>>>>

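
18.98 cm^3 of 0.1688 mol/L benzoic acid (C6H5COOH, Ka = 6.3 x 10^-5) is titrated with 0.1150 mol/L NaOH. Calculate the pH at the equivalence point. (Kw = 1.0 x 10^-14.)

n(C6H5COOH) = 0.1688 x 0.01898 = 0.003204 mol; V(NaOH) at equivalence = 0.003204/0.1150 = 0.02786 L.
At equivalence all the acid is converted to C6H5COO-; total volume = 0.01898 + 0.02786 = 0.04684 L, so [C6H5COO-] = 0.003204/0.04684 = 0.06840 M.
Kb = Kw/Ka = 1.0e-14 / 6.3 x 10^-5 = 1.59e-10.
[OH^-] = sqrt(Kb x [C6H5COO-]) = sqrt(1.59e-10 x 0.06840) = 3.30e-6 M.
pOH = 5.48, so pH = 14.00 - 5.48 = 8.52.

8.52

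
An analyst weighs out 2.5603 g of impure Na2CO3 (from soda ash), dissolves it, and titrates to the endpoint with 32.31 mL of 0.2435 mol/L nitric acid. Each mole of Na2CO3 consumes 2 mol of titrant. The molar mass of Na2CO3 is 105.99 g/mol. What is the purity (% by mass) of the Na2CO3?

16.3%

n(HNO3) = 0.2435 x 0.03231 = 0.007867 mol.
n(Na2CO3) = 0.007867 / 2 = 0.003934 mol.
mass of Na2CO3 = 0.003934 x 105.99 = 0.4169 g.
% purity = 0.4169 / 2.5603 x 100 = 16.3%.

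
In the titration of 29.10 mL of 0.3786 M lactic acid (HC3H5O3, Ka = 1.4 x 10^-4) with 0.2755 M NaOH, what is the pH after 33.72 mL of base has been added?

4.58

Initial n(HC3H5O3) = 0.3786 x 0.02910 = 0.01102 mol.
n(NaOH) added = 0.2755 x 0.03372 = 0.009290 mol, converting that many moles of HC3H5O3 to C3H5O3-.
Remaining n(HC3H5O3) = 0.001727 mol; n(C3H5O3-) = 0.009290 mol.
By Henderson-Hasselbalch, pH = pKa + log([A^-]/[HA]) = 3.85 + log(0.009290/0.001727) = 3.85 + (+0.73) = 4.58.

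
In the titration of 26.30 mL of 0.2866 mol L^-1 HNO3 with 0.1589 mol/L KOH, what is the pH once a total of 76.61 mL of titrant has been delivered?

12.65

n(acid) = 0.2866 x 0.02630 = 0.007538 mol; n(KOH) added = 0.1589 x 0.07661 = 0.01217 mol.
Base is in excess by 0.01217 - 0.007538 = 0.004636 mol in a total volume of 0.1029 L.
[OH^-] = 0.004636/0.1029 = 0.04505 M, so pOH = 1.35 and pH = 14.00 - 1.35 = 12.65.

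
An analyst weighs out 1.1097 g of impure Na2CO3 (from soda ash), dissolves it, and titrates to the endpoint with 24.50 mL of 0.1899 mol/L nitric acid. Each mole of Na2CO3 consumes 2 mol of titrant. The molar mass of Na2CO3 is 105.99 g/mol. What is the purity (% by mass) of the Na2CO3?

n(HNO3) = 0.1899 x 0.02450 = 0.004653 mol.
n(Na2CO3) = 0.004653 / 2 = 0.002326 mol.
mass of Na2CO3 = 0.002326 x 105.99 = 0.2466 g.
% purity = 0.2466 / 1.1097 x 100 = 22.2%.

22.2%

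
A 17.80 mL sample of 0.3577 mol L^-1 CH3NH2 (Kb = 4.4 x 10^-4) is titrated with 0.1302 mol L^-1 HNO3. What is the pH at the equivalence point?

n(CH3NH2) = 0.3577 x 0.01780 = 0.006367 mol; V(HNO3) at equivalence = 0.006367/0.1302 = 0.04890 L.
At equivalence the base is fully converted to CH3NH3+; total volume = 0.06670 L, so [CH3NH3+] = 0.006367/0.06670 = 0.09546 M.
Ka(CH3NH3+) = Kw/Kb = 1.0e-14 / 4.4 x 10^-4 = 2.27e-11.
[H^+] = sqrt(Ka x [CH3NH3+]) = sqrt(2.27e-11 x 0.09546) = 1.47e-6 M.
pH = -log(1.47e-6) = 5.83.

5.83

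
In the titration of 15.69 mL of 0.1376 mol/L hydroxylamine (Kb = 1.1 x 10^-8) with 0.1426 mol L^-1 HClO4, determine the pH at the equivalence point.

n(NH2OH) = 0.1376 x 0.01569 = 0.002159 mol; V(HClO4) at equivalence = 0.002159/0.1426 = 0.01514 L.
At equivalence the base is fully converted to NH3OH+; total volume = 0.03083 L, so [NH3OH+] = 0.002159/0.03083 = 0.07003 M.
Ka(NH3OH+) = Kw/Kb = 1.0e-14 / 1.1 x 10^-8 = 9.09e-7.
[H^+] = sqrt(Ka x [NH3OH+]) = sqrt(9.09e-7 x 0.07003) = 0.000252 M.
pH = -log(0.000252) = 3.60.

3.60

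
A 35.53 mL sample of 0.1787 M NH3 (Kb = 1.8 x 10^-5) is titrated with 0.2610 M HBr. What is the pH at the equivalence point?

5.11

n(NH3) = 0.1787 x 0.03553 = 0.006349 mol; V(HBr) at equivalence = 0.006349/0.2610 = 0.02433 L.
At equivalence the base is fully converted to NH4+; total volume = 0.05986 L, so [NH4+] = 0.006349/0.05986 = 0.1061 M.
Ka(NH4+) = Kw/Kb = 1.0e-14 / 1.8 x 10^-5 = 5.56e-10.
[H^+] = sqrt(Ka x [NH4+]) = sqrt(5.56e-10 x 0.1061) = 7.68e-6 M.
pH = -log(7.68e-6) = 5.11.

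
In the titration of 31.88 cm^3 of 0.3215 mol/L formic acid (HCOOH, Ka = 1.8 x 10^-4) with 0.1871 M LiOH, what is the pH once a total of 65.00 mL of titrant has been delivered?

n(acid) = 0.3215 x 0.03188 = 0.01025 mol; n(LiOH) added = 0.1871 x 0.06500 = 0.01216 mol.
Base is in excess by 0.01216 - 0.01025 = 0.001912 mol in a total volume of 0.09688 L.
[OH^-] = 0.001912/0.09688 = 0.01974 M, so pOH = 1.70 and pH = 14.00 - 1.70 = 12.30.

12.30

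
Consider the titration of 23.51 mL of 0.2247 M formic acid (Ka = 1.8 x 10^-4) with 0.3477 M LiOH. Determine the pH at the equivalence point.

8.44

n(HCOOH) = 0.2247 x 0.02351 = 0.005283 mol; V(LiOH) at equivalence = 0.005283/0.3477 = 0.01519 L.
At equivalence all the acid is converted to HCOO-; total volume = 0.02351 + 0.01519 = 0.03870 L, so [HCOO-] = 0.005283/0.03870 = 0.1365 M.
Kb = Kw/Ka = 1.0e-14 / 1.8 x 10^-4 = 5.56e-11.
[OH^-] = sqrt(Kb x [HCOO-]) = sqrt(5.56e-11 x 0.1365) = 2.75e-6 M.
pOH = 5.56, so pH = 14.00 - 5.56 = 8.44.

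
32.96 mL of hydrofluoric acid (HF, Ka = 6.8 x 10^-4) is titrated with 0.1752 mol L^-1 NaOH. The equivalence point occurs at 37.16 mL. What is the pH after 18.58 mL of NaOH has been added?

18.58 mL is exactly half the equivalence volume (37.16/2), i.e. the half-equivalence point.
There, n(HA) = n(A^-), so pH = pKa = -log(6.8 x 10^-4) = 3.17.

3.17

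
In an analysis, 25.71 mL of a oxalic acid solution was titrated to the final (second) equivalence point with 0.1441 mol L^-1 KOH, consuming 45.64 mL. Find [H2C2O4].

0.128 M

n(KOH) = 0.1441 x 0.04564 = 0.006577 mol.
At the final (second) equivalence point, 2 mol OH^- react per mol H2C2O4, so n(H2C2O4) = 0.006577 / 2 = 0.003288 mol.
[H2C2O4] = 0.003288 / 0.02571 L = 0.128 M.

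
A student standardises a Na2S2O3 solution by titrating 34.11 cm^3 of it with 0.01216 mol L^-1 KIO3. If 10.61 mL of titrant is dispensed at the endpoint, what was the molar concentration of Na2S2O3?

n(KIO3) = 0.01216 x 0.01061 = 0.0001290 mol.
From the balanced equation, 1 mol KIO3 reacts with 6 mol Na2S2O3, so n(Na2S2O3) = 0.0001290 x 6/1 = 0.0007741 mol.
[Na2S2O3] = 0.0007741 / 0.03411 L = 0.0227 M.

0.0227 M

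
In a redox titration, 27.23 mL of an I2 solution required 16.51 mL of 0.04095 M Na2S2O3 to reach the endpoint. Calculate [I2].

0.0124 M

n(Na2S2O3) = 0.04095 x 0.01651 = 0.0006761 mol.
From the balanced equation, 2 mol Na2S2O3 reacts with 1 mol I2, so n(I2) = 0.0006761 x 1/2 = 0.0003380 mol.
[I2] = 0.0003380 / 0.02723 L = 0.0124 M.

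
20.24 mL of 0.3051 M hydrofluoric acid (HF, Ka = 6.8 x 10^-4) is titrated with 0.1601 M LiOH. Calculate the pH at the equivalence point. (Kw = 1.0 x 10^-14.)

n(HF) = 0.3051 x 0.02024 = 0.006175 mol; V(LiOH) at equivalence = 0.006175/0.1601 = 0.03857 L.
At equivalence all the acid is converted to F-; total volume = 0.02024 + 0.03857 = 0.05881 L, so [F-] = 0.006175/0.05881 = 0.1050 M.
Kb = Kw/Ka = 1.0e-14 / 6.8 x 10^-4 = 1.47e-11.
[OH^-] = sqrt(Kb x [F-]) = sqrt(1.47e-11 x 0.1050) = 1.24e-6 M.
pOH = 5.91, so pH = 14.00 - 5.91 = 8.09.

8.09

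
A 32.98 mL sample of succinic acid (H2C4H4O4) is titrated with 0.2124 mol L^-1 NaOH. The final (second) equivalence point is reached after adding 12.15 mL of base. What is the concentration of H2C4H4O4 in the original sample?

n(NaOH) = 0.2124 x 0.01215 = 0.002581 mol.
At the final (second) equivalence point, 2 mol OH^- react per mol H2C4H4O4, so n(H2C4H4O4) = 0.002581 / 2 = 0.001290 mol.
[H2C4H4O4] = 0.001290 / 0.03298 L = 0.0391 M.

0.0391 M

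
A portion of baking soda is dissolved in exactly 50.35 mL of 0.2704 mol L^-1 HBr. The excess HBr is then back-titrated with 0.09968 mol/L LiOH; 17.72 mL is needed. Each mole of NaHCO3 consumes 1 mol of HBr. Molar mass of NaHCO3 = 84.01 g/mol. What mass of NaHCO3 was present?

0.995 g

Total n(HBr) added = 0.2704 x 0.05035 = 0.01361 mol.
n(LiOH) used = 0.09968 x 0.01772 = 0.001766 mol, which equals the excess n(HBr).
So n(HBr) consumed by the sample = 0.01361 - 0.001766 = 0.01185 mol.
n(NaHCO3) = 0.01185 / 1 = 0.01185 mol.
mass = 0.01185 mol x 84.01 g/mol = 0.995 g.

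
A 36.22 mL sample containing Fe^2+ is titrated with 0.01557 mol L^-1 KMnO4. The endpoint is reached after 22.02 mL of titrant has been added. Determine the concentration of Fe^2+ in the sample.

n(KMnO4) = 0.01557 x 0.02202 = 0.0003429 mol.
From the balanced equation, 1 mol KMnO4 reacts with 5 mol Fe^2+, so n(Fe^2+) = 0.0003429 x 5/1 = 0.001714 mol.
[Fe^2+] = 0.001714 / 0.03622 L = 0.0473 M.

0.0473 M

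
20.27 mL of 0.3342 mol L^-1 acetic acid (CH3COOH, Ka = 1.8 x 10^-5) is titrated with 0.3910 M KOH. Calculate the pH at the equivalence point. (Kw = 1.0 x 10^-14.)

9.00

n(CH3COOH) = 0.3342 x 0.02027 = 0.006774 mol; V(KOH) at equivalence = 0.006774/0.3910 = 0.01733 L.
At equivalence all the acid is converted to CH3COO-; total volume = 0.02027 + 0.01733 = 0.03760 L, so [CH3COO-] = 0.006774/0.03760 = 0.1802 M.
Kb = Kw/Ka = 1.0e-14 / 1.8 x 10^-5 = 5.56e-10.
[OH^-] = sqrt(Kb x [CH3COO-]) = sqrt(5.56e-10 x 0.1802) = 1.00e-5 M.
pOH = 5.00, so pH = 14.00 - 5.00 = 9.00.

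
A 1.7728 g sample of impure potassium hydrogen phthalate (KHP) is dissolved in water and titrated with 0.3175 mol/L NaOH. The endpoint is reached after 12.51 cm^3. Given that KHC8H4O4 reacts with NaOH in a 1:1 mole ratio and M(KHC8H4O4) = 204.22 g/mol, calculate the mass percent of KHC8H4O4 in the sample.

45.8%

n(NaOH) = 0.3175 x 0.01251 = 0.003972 mol.
n(KHC8H4O4) = 0.003972 / 1 = 0.003972 mol.
mass of KHC8H4O4 = 0.003972 x 204.22 = 0.8111 g.
% purity = 0.8111 / 1.7728 x 100 = 45.8%.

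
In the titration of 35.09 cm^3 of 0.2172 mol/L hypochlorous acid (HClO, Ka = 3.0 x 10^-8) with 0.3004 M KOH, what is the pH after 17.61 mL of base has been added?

7.88

Initial n(HClO) = 0.2172 x 0.03509 = 0.007622 mol.
n(KOH) added = 0.3004 x 0.01761 = 0.005290 mol, converting that many moles of HClO to ClO-.
Remaining n(HClO) = 0.002332 mol; n(ClO-) = 0.005290 mol.
By Henderson-Hasselbalch, pH = pKa + log([A^-]/[HA]) = 7.52 + log(0.005290/0.002332) = 7.52 + (+0.36) = 7.88.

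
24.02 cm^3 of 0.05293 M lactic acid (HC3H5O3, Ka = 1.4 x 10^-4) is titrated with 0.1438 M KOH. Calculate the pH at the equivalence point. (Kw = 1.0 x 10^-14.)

8.22

n(HC3H5O3) = 0.05293 x 0.02402 = 0.001271 mol; V(KOH) at equivalence = 0.001271/0.1438 = 0.008841 L.
At equivalence all the acid is converted to C3H5O3-; total volume = 0.02402 + 0.008841 = 0.03286 L, so [C3H5O3-] = 0.001271/0.03286 = 0.03869 M.
Kb = Kw/Ka = 1.0e-14 / 1.4 x 10^-4 = 7.14e-11.
[OH^-] = sqrt(Kb x [C3H5O3-]) = sqrt(7.14e-11 x 0.03869) = 1.66e-6 M.
pOH = 5.78, so pH = 14.00 - 5.78 = 8.22.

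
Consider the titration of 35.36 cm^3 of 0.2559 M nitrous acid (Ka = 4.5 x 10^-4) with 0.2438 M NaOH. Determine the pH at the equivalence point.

n(HNO2) = 0.2559 x 0.03536 = 0.009049 mol; V(NaOH) at equivalence = 0.009049/0.2438 = 0.03711 L.
At equivalence all the acid is converted to NO2-; total volume = 0.03536 + 0.03711 = 0.07247 L, so [NO2-] = 0.009049/0.07247 = 0.1249 M.
Kb = Kw/Ka = 1.0e-14 / 4.5 x 10^-4 = 2.22e-11.
[OH^-] = sqrt(Kb x [NO2-]) = sqrt(2.22e-11 x 0.1249) = 1.67e-6 M.
pOH = 5.78, so pH = 14.00 - 5.78 = 8.22.

8.22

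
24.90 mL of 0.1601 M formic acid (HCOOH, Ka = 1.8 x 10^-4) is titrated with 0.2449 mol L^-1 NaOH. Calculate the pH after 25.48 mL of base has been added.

n(acid) = 0.1601 x 0.02490 = 0.003986 mol; n(NaOH) added = 0.2449 x 0.02548 = 0.006240 mol.
Base is in excess by 0.006240 - 0.003986 = 0.002254 mol in a total volume of 0.05038 L.
[OH^-] = 0.002254/0.05038 = 0.04473 M, so pOH = 1.35 and pH = 14.00 - 1.35 = 12.65.

12.65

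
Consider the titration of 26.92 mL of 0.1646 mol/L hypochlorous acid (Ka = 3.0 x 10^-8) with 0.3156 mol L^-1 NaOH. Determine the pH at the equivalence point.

10.28

n(HClO) = 0.1646 x 0.02692 = 0.004431 mol; V(NaOH) at equivalence = 0.004431/0.3156 = 0.01404 L.
At equivalence all the acid is converted to ClO-; total volume = 0.02692 + 0.01404 = 0.04096 L, so [ClO-] = 0.004431/0.04096 = 0.1082 M.
Kb = Kw/Ka = 1.0e-14 / 3.0 x 10^-8 = 3.33e-7.
[OH^-] = sqrt(Kb x [ClO-]) = sqrt(3.33e-7 x 0.1082) = 0.000190 M.
pOH = 3.72, so pH = 14.00 - 3.72 = 10.28.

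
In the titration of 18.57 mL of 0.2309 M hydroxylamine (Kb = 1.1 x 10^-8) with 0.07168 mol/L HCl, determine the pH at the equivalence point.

n(NH2OH) = 0.2309 x 0.01857 = 0.004288 mol; V(HCl) at equivalence = 0.004288/0.07168 = 0.05982 L.
At equivalence the base is fully converted to NH3OH+; total volume = 0.07839 L, so [NH3OH+] = 0.004288/0.07839 = 0.05470 M.
Ka(NH3OH+) = Kw/Kb = 1.0e-14 / 1.1 x 10^-8 = 9.09e-7.
[H^+] = sqrt(Ka x [NH3OH+]) = sqrt(9.09e-7 x 0.05470) = 0.000223 M.
pH = -log(0.000223) = 3.65.

3.65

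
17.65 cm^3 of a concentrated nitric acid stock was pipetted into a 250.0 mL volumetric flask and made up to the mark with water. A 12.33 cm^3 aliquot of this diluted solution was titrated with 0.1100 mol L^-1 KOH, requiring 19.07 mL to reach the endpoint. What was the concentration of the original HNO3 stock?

2.41 M

n(KOH) = 0.1100 x 0.01907 = 0.002098 mol.
n(HNO3) in the aliquot = 0.002098 mol.
[diluted HNO3] = 0.002098 / 0.01233 = 0.1701 M.
Dilution factor = 250.0/17.65 = 14.16, so [stock] = 0.1701 x 14.16 = 2.41 M.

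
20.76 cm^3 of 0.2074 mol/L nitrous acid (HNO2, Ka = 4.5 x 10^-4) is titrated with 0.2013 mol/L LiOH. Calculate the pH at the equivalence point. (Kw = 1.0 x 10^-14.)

n(HNO2) = 0.2074 x 0.02076 = 0.004306 mol; V(LiOH) at equivalence = 0.004306/0.2013 = 0.02139 L.
At equivalence all the acid is converted to NO2-; total volume = 0.02076 + 0.02139 = 0.04215 L, so [NO2-] = 0.004306/0.04215 = 0.1022 M.
Kb = Kw/Ka = 1.0e-14 / 4.5 x 10^-4 = 2.22e-11.
[OH^-] = sqrt(Kb x [NO2-]) = sqrt(2.22e-11 x 0.1022) = 1.51e-6 M.
pOH = 5.82, so pH = 14.00 - 5.82 = 8.18.

8.18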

<<<<

WHAT TO WORK ON: Retype exactly the lines from the one containing "Consider the titration of 26.92" through the end of the data. Add nothing.

TASK ANSWER:
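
Consider the titration of 26.92 mL of 0.1646 mol/L hypochlorous acid (Ka = 3.0 x 10^-8) with 0.3156 mol L^-1 NaOH. Determine the pH at the equivalence point.

10.28

n(HClO) = 0.1646 x 0.02692 = 0.004431 mol; V(NaOH) at equivalence = 0.004431/0.3156 = 0.01404 L.
At equivalence all the acid is converted to ClO-; total volume = 0.02692 + 0.01404 = 0.04096 L, so [ClO-] = 0.004431/0.04096 = 0.1082 M.
Kb = Kw/Ka = 1.0e-14 / 3.0 x 10^-8 = 3.33e-7.
[OH^-] = sqrt(Kb x [ClO-]) = sqrt(3.33e-7 x 0.1082) = 0.000190 M.
pOH = 3.72, so pH = 14.00 - 3.72 = 10.28.

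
In the titration of 18.57 mL of 0.2309 M hydroxylamine (Kb = 1.1 x 10^-8) with 0.07168 mol/L HCl, determine the pH at the equivalence point.

n(NH2OH) = 0.2309 x 0.01857 = 0.004288 mol; V(HCl) at equivalence = 0.004288/0.07168 = 0.05982 L.
At equivalence the base is fully converted to NH3OH+; total volume = 0.07839 L, so [NH3OH+] = 0.004288/0.07839 = 0.05470 M.
Ka(NH3OH+) = Kw/Kb = 1.0e-14 / 1.1 x 10^-8 = 9.09e-7.
[H^+] = sqrt(Ka x [NH3OH+]) = sqrt(9.09e-7 x 0.05470) = 0.000223 M.
pH = -log(0.000223) = 3.65.

3.65

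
17.65 cm^3 of a concentrated nitric acid stock was pipetted into a 250.0 mL volumetric flask and made up to the mark with water. A 12.33 cm^3 aliquot of this diluted solution was titrated with 0.1100 mol L^-1 KOH, requiring 19.07 mL to reach the endpoint. What was the concentration of the original HNO3 stock?

2.41 M

n(KOH) = 0.1100 x 0.01907 = 0.002098 mol.
n(HNO3) in the aliquot = 0.002098 mol.
[diluted HNO3] = 0.002098 / 0.01233 = 0.1701 M.
Dilution factor = 250.0/17.65 = 14.16, so [stock] = 0.1701 x 14.16 = 2.41 M.

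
20.76 cm^3 of 0.2074 mol/L nitrous acid (HNO2, Ka = 4.5 x 10^-4) is titrated with 0.2013 mol/L LiOH. Calculate the pH at the equivalence point. (Kw = 1.0 x 10^-14.)

n(HNO2) = 0.2074 x 0.02076 = 0.004306 mol; V(LiOH) at equivalence = 0.004306/0.2013 = 0.02139 L.
At equivalence all the acid is converted to NO2-; total volume = 0.02076 + 0.02139 = 0.04215 L, so [NO2-] = 0.004306/0.04215 = 0.1022 M.
Kb = Kw/Ka = 1.0e-14 / 4.5 x 10^-4 = 2.22e-11.
[OH^-] = sqrt(Kb x [NO2-]) = sqrt(2.22e-11 x 0.1022) = 1.51e-6 M.
pOH = 5.82, so pH = 14.00 - 5.82 = 8.18.

8.18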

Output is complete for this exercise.